Exercise instructions: In the entries that follow, find the line containing "Consider the circuit with transfer function"; from there, copy every line exactly through the line containing "Calculate the gain in".

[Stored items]
============================================================
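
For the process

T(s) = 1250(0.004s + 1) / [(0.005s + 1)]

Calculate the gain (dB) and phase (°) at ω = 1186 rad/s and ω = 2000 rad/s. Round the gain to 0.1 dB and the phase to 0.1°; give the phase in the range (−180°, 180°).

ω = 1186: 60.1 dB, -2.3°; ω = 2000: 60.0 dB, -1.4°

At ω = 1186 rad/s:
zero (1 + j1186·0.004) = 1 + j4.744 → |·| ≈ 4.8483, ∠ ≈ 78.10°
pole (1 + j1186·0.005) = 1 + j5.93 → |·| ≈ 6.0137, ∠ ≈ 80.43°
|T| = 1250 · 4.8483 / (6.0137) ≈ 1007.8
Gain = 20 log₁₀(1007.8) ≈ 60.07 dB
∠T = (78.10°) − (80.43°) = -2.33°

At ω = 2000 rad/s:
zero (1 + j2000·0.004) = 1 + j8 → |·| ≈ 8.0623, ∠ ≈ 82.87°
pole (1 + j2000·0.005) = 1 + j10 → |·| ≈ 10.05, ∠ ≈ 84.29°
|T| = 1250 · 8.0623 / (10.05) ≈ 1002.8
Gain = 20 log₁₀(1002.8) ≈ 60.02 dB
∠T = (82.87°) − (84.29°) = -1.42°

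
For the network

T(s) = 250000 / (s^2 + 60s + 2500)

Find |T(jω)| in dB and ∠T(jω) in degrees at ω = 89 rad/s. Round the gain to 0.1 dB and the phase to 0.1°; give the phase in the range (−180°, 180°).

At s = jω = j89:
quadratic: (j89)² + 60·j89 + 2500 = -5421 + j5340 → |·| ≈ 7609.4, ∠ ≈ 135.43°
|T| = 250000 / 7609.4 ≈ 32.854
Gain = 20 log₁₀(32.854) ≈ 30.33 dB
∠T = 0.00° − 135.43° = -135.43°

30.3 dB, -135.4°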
============================================================
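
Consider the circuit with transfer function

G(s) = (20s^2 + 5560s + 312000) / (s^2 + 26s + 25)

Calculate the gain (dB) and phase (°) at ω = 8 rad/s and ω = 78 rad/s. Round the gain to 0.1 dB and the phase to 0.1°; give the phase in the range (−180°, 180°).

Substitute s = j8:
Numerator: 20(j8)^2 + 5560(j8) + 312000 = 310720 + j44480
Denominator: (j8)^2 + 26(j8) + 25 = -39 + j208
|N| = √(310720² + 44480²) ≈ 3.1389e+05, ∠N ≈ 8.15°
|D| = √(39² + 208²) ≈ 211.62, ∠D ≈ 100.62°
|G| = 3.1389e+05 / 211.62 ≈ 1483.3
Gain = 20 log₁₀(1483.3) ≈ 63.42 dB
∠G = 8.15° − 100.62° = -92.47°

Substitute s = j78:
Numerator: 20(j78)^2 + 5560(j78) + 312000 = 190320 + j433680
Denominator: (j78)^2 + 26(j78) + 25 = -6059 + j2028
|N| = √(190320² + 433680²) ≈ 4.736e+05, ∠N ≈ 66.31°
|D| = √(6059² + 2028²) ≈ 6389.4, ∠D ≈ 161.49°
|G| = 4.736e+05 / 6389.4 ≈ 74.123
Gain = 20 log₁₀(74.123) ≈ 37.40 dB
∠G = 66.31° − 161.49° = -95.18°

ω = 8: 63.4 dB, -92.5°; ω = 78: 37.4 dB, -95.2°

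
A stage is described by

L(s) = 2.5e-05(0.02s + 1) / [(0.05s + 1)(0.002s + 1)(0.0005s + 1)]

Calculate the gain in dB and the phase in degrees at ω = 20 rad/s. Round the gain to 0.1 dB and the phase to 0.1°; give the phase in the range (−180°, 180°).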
============================================================
Response:
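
Consider the circuit with transfer function

G(s) = (20s^2 + 5560s + 312000) / (s^2 + 26s + 25)

Calculate the gain (dB) and phase (°) at ω = 8 rad/s and ω = 78 rad/s. Round the gain to 0.1 dB and the phase to 0.1°; give the phase in the range (−180°, 180°).

Substitute s = j8:
Numerator: 20(j8)^2 + 5560(j8) + 312000 = 310720 + j44480
Denominator: (j8)^2 + 26(j8) + 25 = -39 + j208
|N| = √(310720² + 44480²) ≈ 3.1389e+05, ∠N ≈ 8.15°
|D| = √(39² + 208²) ≈ 211.62, ∠D ≈ 100.62°
|G| = 3.1389e+05 / 211.62 ≈ 1483.3
Gain = 20 log₁₀(1483.3) ≈ 63.42 dB
∠G = 8.15° − 100.62° = -92.47°

Substitute s = j78:
Numerator: 20(j78)^2 + 5560(j78) + 312000 = 190320 + j433680
Denominator: (j78)^2 + 26(j78) + 25 = -6059 + j2028
|N| = √(190320² + 433680²) ≈ 4.736e+05, ∠N ≈ 66.31°
|D| = √(6059² + 2028²) ≈ 6389.4, ∠D ≈ 161.49°
|G| = 4.736e+05 / 6389.4 ≈ 74.123
Gain = 20 log₁₀(74.123) ≈ 37.40 dB
∠G = 66.31° − 161.49° = -95.18°

ω = 8: 63.4 dB, -92.5°; ω = 78: 37.4 dB, -95.2°

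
A stage is described by

L(s) = 2.5e-05(0.02s + 1) / [(0.05s + 1)(0.002s + 1)(0.0005s + 1)]

Calculate the gain in dB and the phase in degrees at ω = 20 rad/s. Round the gain to 0.1 dB and the phase to 0.1°; give the phase in the range (−180°, 180°).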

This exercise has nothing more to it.